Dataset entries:
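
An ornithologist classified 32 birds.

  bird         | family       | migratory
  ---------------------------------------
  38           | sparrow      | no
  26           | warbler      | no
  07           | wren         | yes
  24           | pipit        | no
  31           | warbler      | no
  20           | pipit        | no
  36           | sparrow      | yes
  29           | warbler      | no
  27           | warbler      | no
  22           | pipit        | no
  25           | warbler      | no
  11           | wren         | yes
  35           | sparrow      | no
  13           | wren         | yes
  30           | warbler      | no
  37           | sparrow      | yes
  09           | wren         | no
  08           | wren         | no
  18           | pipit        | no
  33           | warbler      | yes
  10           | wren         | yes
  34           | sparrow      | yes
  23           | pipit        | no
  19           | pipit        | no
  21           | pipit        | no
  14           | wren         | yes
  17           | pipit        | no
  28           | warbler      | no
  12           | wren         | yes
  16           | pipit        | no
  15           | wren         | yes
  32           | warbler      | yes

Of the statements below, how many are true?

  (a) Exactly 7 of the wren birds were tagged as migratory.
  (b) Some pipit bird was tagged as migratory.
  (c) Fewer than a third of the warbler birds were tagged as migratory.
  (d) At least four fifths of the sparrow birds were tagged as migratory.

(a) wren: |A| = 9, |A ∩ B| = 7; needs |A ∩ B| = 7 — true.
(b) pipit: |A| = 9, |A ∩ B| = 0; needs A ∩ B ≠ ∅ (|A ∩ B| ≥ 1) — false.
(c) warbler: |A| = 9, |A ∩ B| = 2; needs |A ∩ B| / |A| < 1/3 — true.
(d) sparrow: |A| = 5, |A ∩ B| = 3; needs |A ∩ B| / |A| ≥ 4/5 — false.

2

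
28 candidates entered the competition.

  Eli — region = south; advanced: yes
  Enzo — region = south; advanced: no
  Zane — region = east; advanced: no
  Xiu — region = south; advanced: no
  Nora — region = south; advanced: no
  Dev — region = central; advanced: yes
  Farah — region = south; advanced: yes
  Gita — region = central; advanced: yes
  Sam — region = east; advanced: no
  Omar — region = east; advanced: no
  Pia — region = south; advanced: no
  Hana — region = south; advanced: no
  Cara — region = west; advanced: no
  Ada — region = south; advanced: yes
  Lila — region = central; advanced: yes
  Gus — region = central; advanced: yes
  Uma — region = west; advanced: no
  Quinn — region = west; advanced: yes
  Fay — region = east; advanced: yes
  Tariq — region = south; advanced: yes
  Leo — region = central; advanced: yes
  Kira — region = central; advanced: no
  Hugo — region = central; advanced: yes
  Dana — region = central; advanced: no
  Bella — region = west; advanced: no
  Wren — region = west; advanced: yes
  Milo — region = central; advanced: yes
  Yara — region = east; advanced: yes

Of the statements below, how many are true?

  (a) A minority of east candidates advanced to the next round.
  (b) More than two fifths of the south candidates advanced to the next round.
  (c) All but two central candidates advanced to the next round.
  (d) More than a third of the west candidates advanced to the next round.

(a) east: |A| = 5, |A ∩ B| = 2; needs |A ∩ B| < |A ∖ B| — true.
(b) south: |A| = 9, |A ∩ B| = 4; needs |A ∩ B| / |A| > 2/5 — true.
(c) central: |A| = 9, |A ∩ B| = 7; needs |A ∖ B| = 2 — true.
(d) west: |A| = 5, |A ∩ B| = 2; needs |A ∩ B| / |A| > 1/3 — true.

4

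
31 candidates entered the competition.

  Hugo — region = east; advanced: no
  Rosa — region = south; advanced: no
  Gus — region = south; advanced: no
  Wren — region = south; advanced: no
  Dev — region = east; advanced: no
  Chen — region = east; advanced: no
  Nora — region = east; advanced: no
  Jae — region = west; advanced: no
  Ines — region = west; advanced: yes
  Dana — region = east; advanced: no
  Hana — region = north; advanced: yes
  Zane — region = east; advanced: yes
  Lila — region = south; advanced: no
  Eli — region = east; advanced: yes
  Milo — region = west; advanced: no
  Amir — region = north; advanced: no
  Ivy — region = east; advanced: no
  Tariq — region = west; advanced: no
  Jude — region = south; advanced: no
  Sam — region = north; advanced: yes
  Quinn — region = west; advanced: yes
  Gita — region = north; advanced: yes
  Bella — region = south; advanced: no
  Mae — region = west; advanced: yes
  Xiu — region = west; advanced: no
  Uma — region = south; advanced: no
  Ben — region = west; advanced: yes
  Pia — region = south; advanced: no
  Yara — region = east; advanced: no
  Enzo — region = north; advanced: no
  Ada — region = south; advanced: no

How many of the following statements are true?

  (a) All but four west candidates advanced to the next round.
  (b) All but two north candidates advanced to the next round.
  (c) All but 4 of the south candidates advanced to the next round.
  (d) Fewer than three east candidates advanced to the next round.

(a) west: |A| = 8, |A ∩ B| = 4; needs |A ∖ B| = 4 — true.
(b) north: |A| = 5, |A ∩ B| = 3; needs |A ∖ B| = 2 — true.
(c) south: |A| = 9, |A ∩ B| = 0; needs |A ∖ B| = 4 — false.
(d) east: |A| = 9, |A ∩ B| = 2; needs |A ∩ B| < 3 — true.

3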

• Exercise
Report, for the data above, every line in which the string "Zane" appears.

• Result
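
  Zane — region = east; advanced: no
  Zane — region = east; advanced: yes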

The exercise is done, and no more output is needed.